Your task: The output must reproduce each line of the data word for word.

Data provided:
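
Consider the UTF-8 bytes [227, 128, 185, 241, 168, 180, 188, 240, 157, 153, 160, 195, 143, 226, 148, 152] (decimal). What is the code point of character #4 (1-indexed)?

Offset 0: leading byte 0xE3 = 11100011 → 3-byte char #1 = E3 80 B9.
Offset 3: leading byte 0xF1 = 11110001 → 4-byte char #2 = F1 A8 B4 BC.
Offset 7: leading byte 0xF0 = 11110000 → 4-byte char #3 = F0 9D 99 A0.
Offset 11: leading byte 0xC3 = 11000011 → 2-byte char #4 = C3 8F.
Leading byte 0xC3 = 11000011 matches 110xxxxx → 2-byte sequence.
Byte 1: 0xC3 = 11000011, payload 00011 (5 bits).
Byte 2: 0x8F = 10001111 (10xxxxxx ✓), payload 001111.
Concatenate: 00011001111 = 0xCF (11 bits → U+00CF).

U+00CF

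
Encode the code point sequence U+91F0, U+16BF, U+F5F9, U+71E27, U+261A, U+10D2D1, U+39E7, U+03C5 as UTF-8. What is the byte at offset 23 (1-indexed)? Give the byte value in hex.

0xA7

1-indexed offset 23 is 0-indexed offset 22.
U+91F0 → 3-byte form E9 87 B0 at offsets 0–2.
U+16BF → 3-byte form E1 9A BF at offsets 3–5.
U+F5F9 → 3-byte form EF 97 B9 at offsets 6–8.
U+71E27 → 4-byte form F1 B1 B8 A7 at offsets 9–12.
U+261A → 3-byte form E2 98 9A at offsets 13–15.
U+10D2D1 → 4-byte form F4 8D 8B 91 at offsets 16–19.
U+39E7 → 3-byte form E3 A7 A7 at offsets 20–22.
Offset 22 falls in char 7's range; it's byte 3 of E3 A7 A7 = 0xA7.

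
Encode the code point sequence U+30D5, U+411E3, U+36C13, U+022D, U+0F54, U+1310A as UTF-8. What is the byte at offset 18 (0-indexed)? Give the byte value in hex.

U+30D5 → 3-byte form E3 83 95 at offsets 0–2.
U+411E3 → 4-byte form F1 81 87 A3 at offsets 3–6.
U+36C13 → 4-byte form F0 B6 B0 93 at offsets 7–10.
U+022D → 2-byte form C8 AD at offsets 11–12.
U+0F54 → 3-byte form E0 BD 94 at offsets 13–15.
U+1310A → 4-byte form F0 93 84 8A at offsets 16–19.
Offset 18 falls in char 6's range; it's byte 3 of F0 93 84 8A = 0x84.

0x84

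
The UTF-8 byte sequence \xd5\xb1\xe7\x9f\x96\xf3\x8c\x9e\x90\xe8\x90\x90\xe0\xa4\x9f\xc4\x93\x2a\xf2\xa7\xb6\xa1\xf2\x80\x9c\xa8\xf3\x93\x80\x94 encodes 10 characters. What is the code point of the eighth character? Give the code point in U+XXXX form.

U+A7DA1

Offset 0: leading byte 0xD5 = 11010101 → 2-byte char #1 = D5 B1.
Offset 2: leading byte 0xE7 = 11100111 → 3-byte char #2 = E7 9F 96.
Offset 5: leading byte 0xF3 = 11110011 → 4-byte char #3 = F3 8C 9E 90.
Offset 9: leading byte 0xE8 = 11101000 → 3-byte char #4 = E8 90 90.
Offset 12: leading byte 0xE0 = 11100000 → 3-byte char #5 = E0 A4 9F.
Offset 15: leading byte 0xC4 = 11000100 → 2-byte char #6 = C4 93.
Offset 17: leading byte 0x2A = 00101010 → 1-byte char #7 = 2A.
Offset 18: leading byte 0xF2 = 11110010 → 4-byte char #8 = F2 A7 B6 A1.
Leading byte 0xF2 = 11110010 matches 11110xxx → 4-byte sequence.
Byte 1: 0xF2 = 11110010, payload 010 (3 bits).
Byte 2: 0xA7 = 10100111 (10xxxxxx ✓), payload 100111.
Byte 3: 0xB6 = 10110110 (10xxxxxx ✓), payload 110110.
Byte 4: 0xA1 = 10100001 (10xxxxxx ✓), payload 100001.
Concatenate: 010100111110110100001 = 0xA7DA1 (21 bits → U+A7DA1).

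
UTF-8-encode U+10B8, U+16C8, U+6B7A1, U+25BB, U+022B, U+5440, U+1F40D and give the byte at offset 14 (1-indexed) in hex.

1-indexed offset 14 is 0-indexed offset 13.
U+10B8 → 3-byte form E1 82 B8 at offsets 0–2.
U+16C8 → 3-byte form E1 9B 88 at offsets 3–5.
U+6B7A1 → 4-byte form F1 AB 9E A1 at offsets 6–9.
U+25BB → 3-byte form E2 96 BB at offsets 10–12.
U+022B → 2-byte form C8 AB at offsets 13–14.
Offset 13 falls in char 5's range; it's byte 1 of C8 AB = 0xC8.

0xC8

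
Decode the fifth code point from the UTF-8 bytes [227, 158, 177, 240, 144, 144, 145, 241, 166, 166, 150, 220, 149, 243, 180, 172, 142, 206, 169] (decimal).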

Solution to this problem:
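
Consider the UTF-8 bytes [227, 128, 185, 241, 168, 180, 188, 240, 157, 153, 160, 195, 143, 226, 148, 152] (decimal). What is the code point of character #4 (1-indexed)?

Offset 0: leading byte 0xE3 = 11100011 → 3-byte char #1 = E3 80 B9.
Offset 3: leading byte 0xF1 = 11110001 → 4-byte char #2 = F1 A8 B4 BC.
Offset 7: leading byte 0xF0 = 11110000 → 4-byte char #3 = F0 9D 99 A0.
Offset 11: leading byte 0xC3 = 11000011 → 2-byte char #4 = C3 8F.
Leading byte 0xC3 = 11000011 matches 110xxxxx → 2-byte sequence.
Byte 1: 0xC3 = 11000011, payload 00011 (5 bits).
Byte 2: 0x8F = 10001111 (10xxxxxx ✓), payload 001111.
Concatenate: 00011001111 = 0xCF (11 bits → U+00CF).

U+00CF

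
Encode the code point sequence U+91F0, U+16BF, U+F5F9, U+71E27, U+261A, U+10D2D1, U+39E7, U+03C5 as UTF-8. What is the byte at offset 23 (1-indexed)? Give the byte value in hex.

0xA7

1-indexed offset 23 is 0-indexed offset 22.
U+91F0 → 3-byte form E9 87 B0 at offsets 0–2.
U+16BF → 3-byte form E1 9A BF at offsets 3–5.
U+F5F9 → 3-byte form EF 97 B9 at offsets 6–8.
U+71E27 → 4-byte form F1 B1 B8 A7 at offsets 9–12.
U+261A → 3-byte form E2 98 9A at offsets 13–15.
U+10D2D1 → 4-byte form F4 8D 8B 91 at offsets 16–19.
U+39E7 → 3-byte form E3 A7 A7 at offsets 20–22.
Offset 22 falls in char 7's range; it's byte 3 of E3 A7 A7 = 0xA7.

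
Encode the code point sequence U+30D5, U+411E3, U+36C13, U+022D, U+0F54, U+1310A as UTF-8. What is the byte at offset 18 (0-indexed)? Give the byte value in hex.

U+30D5 → 3-byte form E3 83 95 at offsets 0–2.
U+411E3 → 4-byte form F1 81 87 A3 at offsets 3–6.
U+36C13 → 4-byte form F0 B6 B0 93 at offsets 7–10.
U+022D → 2-byte form C8 AD at offsets 11–12.
U+0F54 → 3-byte form E0 BD 94 at offsets 13–15.
U+1310A → 4-byte form F0 93 84 8A at offsets 16–19.
Offset 18 falls in char 6's range; it's byte 3 of F0 93 84 8A = 0x84.

0x84

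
The UTF-8 byte sequence \xd5\xb1\xe7\x9f\x96\xf3\x8c\x9e\x90\xe8\x90\x90\xe0\xa4\x9f\xc4\x93\x2a\xf2\xa7\xb6\xa1\xf2\x80\x9c\xa8\xf3\x93\x80\x94 encodes 10 characters. What is the code point of the eighth character? Give the code point in U+XXXX form.

U+A7DA1

Offset 0: leading byte 0xD5 = 11010101 → 2-byte char #1 = D5 B1.
Offset 2: leading byte 0xE7 = 11100111 → 3-byte char #2 = E7 9F 96.
Offset 5: leading byte 0xF3 = 11110011 → 4-byte char #3 = F3 8C 9E 90.
Offset 9: leading byte 0xE8 = 11101000 → 3-byte char #4 = E8 90 90.
Offset 12: leading byte 0xE0 = 11100000 → 3-byte char #5 = E0 A4 9F.
Offset 15: leading byte 0xC4 = 11000100 → 2-byte char #6 = C4 93.
Offset 17: leading byte 0x2A = 00101010 → 1-byte char #7 = 2A.
Offset 18: leading byte 0xF2 = 11110010 → 4-byte char #8 = F2 A7 B6 A1.
Leading byte 0xF2 = 11110010 matches 11110xxx → 4-byte sequence.
Byte 1: 0xF2 = 11110010, payload 010 (3 bits).
Byte 2: 0xA7 = 10100111 (10xxxxxx ✓), payload 100111.
Byte 3: 0xB6 = 10110110 (10xxxxxx ✓), payload 110110.
Byte 4: 0xA1 = 10100001 (10xxxxxx ✓), payload 100001.
Concatenate: 010100111110110100001 = 0xA7DA1 (21 bits → U+A7DA1).

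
UTF-8-encode U+10B8, U+16C8, U+6B7A1, U+25BB, U+022B, U+5440, U+1F40D and give the byte at offset 14 (1-indexed) in hex.

1-indexed offset 14 is 0-indexed offset 13.
U+10B8 → 3-byte form E1 82 B8 at offsets 0–2.
U+16C8 → 3-byte form E1 9B 88 at offsets 3–5.
U+6B7A1 → 4-byte form F1 AB 9E A1 at offsets 6–9.
U+25BB → 3-byte form E2 96 BB at offsets 10–12.
U+022B → 2-byte form C8 AB at offsets 13–14.
Offset 13 falls in char 5's range; it's byte 1 of C8 AB = 0xC8.

0xC8

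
Decode the fifth code point from the UTF-8 bytes [227, 158, 177, 240, 144, 144, 145, 241, 166, 166, 150, 220, 149, 243, 180, 172, 142, 206, 169] (decimal).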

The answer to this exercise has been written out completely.